What to work on |
Repeat the entries exactly. Leave nothing out.

Given information |
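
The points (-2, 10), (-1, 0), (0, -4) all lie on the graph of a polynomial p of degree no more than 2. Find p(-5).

Using the Lagrange interpolation formula with nodes -2, -1, 0:
  L_0(x) = (x + 1)x / 2
  L_1(x) = (x + 2)x / -1
  L_2(x) = (x + 2)(x + 1) / 2
Then p(x) = 10·L_0(x) + 0·L_1(x) - 4·L_2(x).
Expanding and collecting terms gives p(x) = 3x² - x - 4.
Evaluating at x = -5: p(-5) = 76.

76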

Solution to this task |
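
The points (-2, 10), (-1, 0), (0, -4) all lie on the graph of a polynomial p of degree no more than 2. Find p(-5).

Using the Lagrange interpolation formula with nodes -2, -1, 0:
  L_0(x) = (x + 1)x / 2
  L_1(x) = (x + 2)x / -1
  L_2(x) = (x + 2)(x + 1) / 2
Then p(x) = 10·L_0(x) + 0·L_1(x) - 4·L_2(x).
Expanding and collecting terms gives p(x) = 3x² - x - 4.
Evaluating at x = -5: p(-5) = 76.

76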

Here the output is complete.